Your answer consists of the lines in the data that contain "text". Copy each of them.
** Dataset content follows **
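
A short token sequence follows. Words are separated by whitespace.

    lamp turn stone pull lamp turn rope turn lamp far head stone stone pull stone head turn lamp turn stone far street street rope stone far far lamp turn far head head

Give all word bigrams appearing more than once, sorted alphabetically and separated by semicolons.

Bigram counts meeting the condition (more than once):
  far head: 2
  lamp turn: 4
  stone far: 2
  stone pull: 2
  turn lamp: 2
  turn stone: 2

far head; lamp turn; stone far; stone pull; turn lamp; turn stone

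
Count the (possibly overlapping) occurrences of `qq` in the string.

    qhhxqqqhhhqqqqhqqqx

Sliding a length-2 window over the 19 characters (18 positions):
  position 5–6: qq
  position 6–7: qq
  position 11–12: qq
  position 12–13: qq
  position 13–14: qq
  position 16–17: qq
  position 17–18: qq

7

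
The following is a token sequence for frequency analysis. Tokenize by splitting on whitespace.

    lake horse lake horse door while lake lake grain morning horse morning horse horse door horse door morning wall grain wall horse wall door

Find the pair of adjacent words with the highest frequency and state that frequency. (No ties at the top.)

Bigram frequencies (highest first):
  horse door: 3
  lake horse: 2
  morning horse: 2
  horse lake: 1
  door while: 1
  while lake: 1
  … (13 more, each ≤ 1)

"horse door", 3 times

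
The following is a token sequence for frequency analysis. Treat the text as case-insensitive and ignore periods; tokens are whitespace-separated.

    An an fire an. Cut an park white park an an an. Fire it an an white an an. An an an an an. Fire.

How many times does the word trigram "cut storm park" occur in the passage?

0

Scanning the 23 overlapping trigram windows for "cut storm park":
  (none found)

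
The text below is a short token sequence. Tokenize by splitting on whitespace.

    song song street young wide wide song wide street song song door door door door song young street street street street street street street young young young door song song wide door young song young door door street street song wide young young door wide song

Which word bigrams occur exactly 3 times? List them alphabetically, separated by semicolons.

Bigram counts meeting the condition (exactly 3 times):
  song song: 3
  song wide: 3
  young door: 3
  young young: 3

song song; song wide; young door; young young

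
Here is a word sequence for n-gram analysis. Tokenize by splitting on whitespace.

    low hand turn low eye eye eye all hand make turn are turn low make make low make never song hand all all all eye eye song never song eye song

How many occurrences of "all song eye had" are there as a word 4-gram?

Scanning the 28 overlapping 4-gram windows for "all song eye had":
  (none found)

0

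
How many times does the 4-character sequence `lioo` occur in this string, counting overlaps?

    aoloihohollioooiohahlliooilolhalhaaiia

2

Sliding a length-4 window over the 38 characters (35 positions):
  position 11–14: lioo
  position 22–25: lioo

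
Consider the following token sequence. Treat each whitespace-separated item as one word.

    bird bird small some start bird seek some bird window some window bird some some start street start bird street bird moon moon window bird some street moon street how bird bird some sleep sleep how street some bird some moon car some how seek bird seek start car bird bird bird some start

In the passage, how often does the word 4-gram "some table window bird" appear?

0

Scanning the 51 overlapping 4-gram windows for "some table window bird":
  (none found)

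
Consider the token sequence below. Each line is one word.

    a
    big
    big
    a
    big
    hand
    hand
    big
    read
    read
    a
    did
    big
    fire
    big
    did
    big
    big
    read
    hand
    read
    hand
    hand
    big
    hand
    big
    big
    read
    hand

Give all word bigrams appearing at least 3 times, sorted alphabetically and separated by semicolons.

Bigram counts meeting the condition (at least 3 times):
  big big: 3
  big read: 3
  hand big: 3
  read hand: 3

big big; big read; hand big; read hand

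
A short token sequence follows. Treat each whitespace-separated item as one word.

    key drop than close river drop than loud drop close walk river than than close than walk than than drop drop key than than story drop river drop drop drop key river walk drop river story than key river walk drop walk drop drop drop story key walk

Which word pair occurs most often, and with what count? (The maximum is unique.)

"drop drop", 5 times

Bigram frequencies (highest first):
  drop drop: 5
  than than: 3
  walk drop: 3
  drop than: 2
  than close: 2
  river drop: 2
  … (26 more, each ≤ 2)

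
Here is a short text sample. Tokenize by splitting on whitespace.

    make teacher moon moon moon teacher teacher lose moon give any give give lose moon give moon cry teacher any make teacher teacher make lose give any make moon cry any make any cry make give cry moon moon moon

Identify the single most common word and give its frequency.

"moon", 10 times

Unigram frequencies (highest first):
  moon: 10
  make: 6
  teacher: 6
  give: 6
  any: 5
  cry: 4
  … (1 more, each ≤ 3)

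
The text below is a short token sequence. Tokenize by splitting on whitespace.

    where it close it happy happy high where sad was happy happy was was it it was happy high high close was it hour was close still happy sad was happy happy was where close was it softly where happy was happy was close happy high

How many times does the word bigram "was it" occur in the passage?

Scanning the 45 overlapping bigram windows for "was it":
  position 14–15: was it
  position 22–23: was it
  position 36–37: was it

3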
** End of Dataset content **
Solution for this problem:
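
The following is a token sequence for frequency analysis. Treat the text as case-insensitive and ignore periods; tokens are whitespace-separated.
The text below is a short token sequence. Tokenize by splitting on whitespace.
Here is a short text sample. Tokenize by splitting on whitespace.
The text below is a short token sequence. Tokenize by splitting on whitespace.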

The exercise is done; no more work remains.